**PROBLEM TO WORK ON:**
Your task is to output every record exactly as it is given.

(Collected data)
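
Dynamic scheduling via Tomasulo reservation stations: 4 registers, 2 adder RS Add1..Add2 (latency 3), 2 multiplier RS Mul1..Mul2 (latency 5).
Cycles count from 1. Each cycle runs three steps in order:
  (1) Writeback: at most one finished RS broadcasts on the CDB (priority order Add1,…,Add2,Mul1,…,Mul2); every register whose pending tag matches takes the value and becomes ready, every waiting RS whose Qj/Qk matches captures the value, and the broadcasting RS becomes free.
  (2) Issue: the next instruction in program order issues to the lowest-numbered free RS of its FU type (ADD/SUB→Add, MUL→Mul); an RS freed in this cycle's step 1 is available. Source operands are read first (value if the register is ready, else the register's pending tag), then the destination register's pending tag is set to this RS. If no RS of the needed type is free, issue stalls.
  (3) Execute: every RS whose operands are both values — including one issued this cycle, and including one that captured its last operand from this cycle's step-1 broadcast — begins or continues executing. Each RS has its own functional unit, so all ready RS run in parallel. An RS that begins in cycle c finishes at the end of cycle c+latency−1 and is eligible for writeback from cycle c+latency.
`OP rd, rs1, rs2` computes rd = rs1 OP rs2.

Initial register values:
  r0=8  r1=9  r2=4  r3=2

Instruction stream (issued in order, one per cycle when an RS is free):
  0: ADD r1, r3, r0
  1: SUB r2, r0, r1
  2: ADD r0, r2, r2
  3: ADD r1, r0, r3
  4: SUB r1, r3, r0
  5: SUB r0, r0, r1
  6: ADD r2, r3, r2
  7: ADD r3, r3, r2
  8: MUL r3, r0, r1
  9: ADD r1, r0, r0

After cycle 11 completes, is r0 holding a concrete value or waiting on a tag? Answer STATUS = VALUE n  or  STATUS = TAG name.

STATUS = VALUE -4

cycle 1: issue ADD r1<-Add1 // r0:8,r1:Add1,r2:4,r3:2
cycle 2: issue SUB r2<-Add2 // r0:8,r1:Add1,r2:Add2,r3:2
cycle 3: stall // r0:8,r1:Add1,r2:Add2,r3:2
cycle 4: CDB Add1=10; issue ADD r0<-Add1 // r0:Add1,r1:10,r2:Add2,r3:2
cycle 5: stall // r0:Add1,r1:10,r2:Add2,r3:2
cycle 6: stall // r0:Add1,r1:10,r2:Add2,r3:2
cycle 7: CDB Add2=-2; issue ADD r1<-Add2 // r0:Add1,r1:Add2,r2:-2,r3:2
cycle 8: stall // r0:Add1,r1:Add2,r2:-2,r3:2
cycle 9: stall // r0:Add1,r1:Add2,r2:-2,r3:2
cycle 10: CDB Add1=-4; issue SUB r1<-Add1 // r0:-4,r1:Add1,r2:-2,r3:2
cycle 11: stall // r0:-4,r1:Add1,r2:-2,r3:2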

**TASK SOLUTION:**
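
Dynamic scheduling via Tomasulo reservation stations: 4 registers, 2 adder RS Add1..Add2 (latency 3), 2 multiplier RS Mul1..Mul2 (latency 5).
Cycles count from 1. Each cycle runs three steps in order:
  (1) Writeback: at most one finished RS broadcasts on the CDB (priority order Add1,…,Add2,Mul1,…,Mul2); every register whose pending tag matches takes the value and becomes ready, every waiting RS whose Qj/Qk matches captures the value, and the broadcasting RS becomes free.
  (2) Issue: the next instruction in program order issues to the lowest-numbered free RS of its FU type (ADD/SUB→Add, MUL→Mul); an RS freed in this cycle's step 1 is available. Source operands are read first (value if the register is ready, else the register's pending tag), then the destination register's pending tag is set to this RS. If no RS of the needed type is free, issue stalls.
  (3) Execute: every RS whose operands are both values — including one issued this cycle, and including one that captured its last operand from this cycle's step-1 broadcast — begins or continues executing. Each RS has its own functional unit, so all ready RS run in parallel. An RS that begins in cycle c finishes at the end of cycle c+latency−1 and is eligible for writeback from cycle c+latency.
`OP rd, rs1, rs2` computes rd = rs1 OP rs2.

Initial register values:
  r0=8  r1=9  r2=4  r3=2

Instruction stream (issued in order, one per cycle when an RS is free):
  0: ADD r1, r3, r0
  1: SUB r2, r0, r1
  2: ADD r0, r2, r2
  3: ADD r1, r0, r3
  4: SUB r1, r3, r0
  5: SUB r0, r0, r1
  6: ADD r2, r3, r2
  7: ADD r3, r3, r2
  8: MUL r3, r0, r1
  9: ADD r1, r0, r0

After cycle 11 completes, is r0 holding a concrete value or waiting on a tag? Answer STATUS = VALUE n  or  STATUS = TAG name.

STATUS = VALUE -4

cycle 1: issue ADD r1<-Add1 // r0:8,r1:Add1,r2:4,r3:2
cycle 2: issue SUB r2<-Add2 // r0:8,r1:Add1,r2:Add2,r3:2
cycle 3: stall // r0:8,r1:Add1,r2:Add2,r3:2
cycle 4: CDB Add1=10; issue ADD r0<-Add1 // r0:Add1,r1:10,r2:Add2,r3:2
cycle 5: stall // r0:Add1,r1:10,r2:Add2,r3:2
cycle 6: stall // r0:Add1,r1:10,r2:Add2,r3:2
cycle 7: CDB Add2=-2; issue ADD r1<-Add2 // r0:Add1,r1:Add2,r2:-2,r3:2
cycle 8: stall // r0:Add1,r1:Add2,r2:-2,r3:2
cycle 9: stall // r0:Add1,r1:Add2,r2:-2,r3:2
cycle 10: CDB Add1=-4; issue SUB r1<-Add1 // r0:-4,r1:Add1,r2:-2,r3:2
cycle 11: stall // r0:-4,r1:Add1,r2:-2,r3:2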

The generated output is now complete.